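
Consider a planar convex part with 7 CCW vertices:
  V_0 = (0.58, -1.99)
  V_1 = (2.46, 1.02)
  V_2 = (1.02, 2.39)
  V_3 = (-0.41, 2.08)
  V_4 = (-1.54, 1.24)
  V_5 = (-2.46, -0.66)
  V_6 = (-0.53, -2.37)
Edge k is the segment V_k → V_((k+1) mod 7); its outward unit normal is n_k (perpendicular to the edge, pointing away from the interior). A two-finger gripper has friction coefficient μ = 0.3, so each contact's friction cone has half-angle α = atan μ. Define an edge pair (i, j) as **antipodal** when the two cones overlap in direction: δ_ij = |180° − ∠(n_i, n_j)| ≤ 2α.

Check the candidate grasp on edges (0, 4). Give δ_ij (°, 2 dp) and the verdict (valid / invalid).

δ = 6.15°, valid

α = atan 0.3 = 16.70°;  2α = 33.40°
edge 0: e_0 = (+1.88, +3.01);  n_0 = (+0.8482, -0.5297)
edge 4: e_4 = (-0.92, -1.90);  n_4 = (-0.9000, +0.4358)
∠(n_0, n_4) = 173.85°
δ = |180° − 173.85°| = 6.15°
6.15° ≤ 2α = 33.40°  →  valid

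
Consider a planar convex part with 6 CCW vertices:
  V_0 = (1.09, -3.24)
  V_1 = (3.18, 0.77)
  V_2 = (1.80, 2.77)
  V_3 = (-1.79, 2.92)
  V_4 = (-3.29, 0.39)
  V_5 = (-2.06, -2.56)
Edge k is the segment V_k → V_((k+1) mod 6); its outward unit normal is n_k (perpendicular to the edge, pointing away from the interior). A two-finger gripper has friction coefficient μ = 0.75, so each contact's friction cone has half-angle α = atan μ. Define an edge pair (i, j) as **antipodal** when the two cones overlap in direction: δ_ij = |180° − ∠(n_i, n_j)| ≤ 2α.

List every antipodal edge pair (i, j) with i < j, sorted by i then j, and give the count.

α = atan 0.75 = 36.87°;  2α = 73.74°
n_0 = (+0.8868, -0.4622)
n_1 = (+0.8231, +0.5679)
n_2 = (+0.0417, +0.9991)
n_3 = (-0.8602, +0.5100)
n_4 = (-0.9230, -0.3848)
n_5 = (-0.2110, -0.9775)
  (0,1): δ = 117.87°  ·
  (0,2): δ = 64.86°  ✓
  (0,3): δ = 3.13°  ✓
  (0,4): δ = 50.16°  ✓
  (0,5): δ = 105.35°  ·
  (1,2): δ = 127.00°  ·
  (1,3): δ = 65.27°  ✓
  (1,4): δ = 11.97°  ✓
  (1,5): δ = 43.21°  ✓
  (2,3): δ = 118.27°  ·
  (2,4): δ = 64.97°  ✓
  (2,5): δ = 9.79°  ✓
  (3,4): δ = 126.70°  ·
  (3,5): δ = 71.52°  ✓
  (4,5): δ = 124.82°  ·
antipodal pairs: 9

count = 9; pairs: (0,2), (0,3), (0,4), (1,3), (1,4), (1,5), (2,4), (2,5), (3,5)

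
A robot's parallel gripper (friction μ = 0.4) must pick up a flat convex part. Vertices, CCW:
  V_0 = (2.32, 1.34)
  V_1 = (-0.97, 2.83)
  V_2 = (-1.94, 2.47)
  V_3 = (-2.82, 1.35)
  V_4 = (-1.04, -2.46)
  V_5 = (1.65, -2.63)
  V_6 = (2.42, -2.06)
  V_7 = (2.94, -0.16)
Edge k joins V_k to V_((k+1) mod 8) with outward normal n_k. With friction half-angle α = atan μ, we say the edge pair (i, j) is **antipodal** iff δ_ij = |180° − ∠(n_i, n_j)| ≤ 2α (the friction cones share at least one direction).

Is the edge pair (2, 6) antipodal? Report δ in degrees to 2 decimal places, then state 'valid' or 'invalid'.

δ = 22.85°, valid

α = atan 0.4 = 21.80°;  2α = 43.60°
edge 2: e_2 = (-0.88, -1.12);  n_2 = (-0.7863, +0.6178)
edge 6: e_6 = (+0.52, +1.90);  n_6 = (+0.9645, -0.2640)
∠(n_2, n_6) = 157.15°
δ = |180° − 157.15°| = 22.85°
22.85° ≤ 2α = 43.60°  →  valid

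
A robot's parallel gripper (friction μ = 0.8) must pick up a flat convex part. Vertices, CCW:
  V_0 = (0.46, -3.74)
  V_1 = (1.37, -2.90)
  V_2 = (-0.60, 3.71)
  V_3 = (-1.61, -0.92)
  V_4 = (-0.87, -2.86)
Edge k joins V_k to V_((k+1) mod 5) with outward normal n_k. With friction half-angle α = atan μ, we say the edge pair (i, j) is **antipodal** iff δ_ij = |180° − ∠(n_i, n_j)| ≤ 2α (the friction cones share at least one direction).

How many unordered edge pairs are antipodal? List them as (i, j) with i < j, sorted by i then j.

count = 5; pairs: (0,2), (0,3), (1,2), (1,3), (1,4)

α = atan 0.8 = 38.66°;  2α = 77.32°
n_0 = (+0.6783, -0.7348)
n_1 = (+0.9583, +0.2856)
n_2 = (-0.9770, +0.2131)
n_3 = (-0.9343, -0.3564)
n_4 = (-0.5518, -0.8340)
  (0,1): δ = 116.11°  ·
  (0,2): δ = 34.98°  ✓
  (0,3): δ = 68.17°  ✓
  (0,4): δ = 103.80°  ·
  (1,2): δ = 28.90°  ✓
  (1,3): δ = 4.28°  ✓
  (1,4): δ = 39.91°  ✓
  (2,3): δ = 146.82°  ·
  (2,4): δ = 111.18°  ·
  (3,4): δ = 144.37°  ·
antipodal pairs: 5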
+ + +
» WORK TO BE COMPLETED
Using the records above, write out exactly the lines between the one holding "V_5 = (-2.06, -2.56)" and the one holding "Edge k is the segment V_k → V_((k+1) mod 6);", inclusive; leave everything else out.

» EXERCISE SOLUTION
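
  V_5 = (-2.06, -2.56)
Edge k is the segment V_k → V_((k+1) mod 6); its outward unit normal is n_k (perpendicular to the edge, pointing away from the interior). A two-finger gripper has friction coefficient μ = 0.75, so each contact's friction cone has half-angle α = atan μ. Define an edge pair (i, j) as **antipodal** when the two cones overlap in direction: δ_ij = |180° − ∠(n_i, n_j)| ≤ 2α.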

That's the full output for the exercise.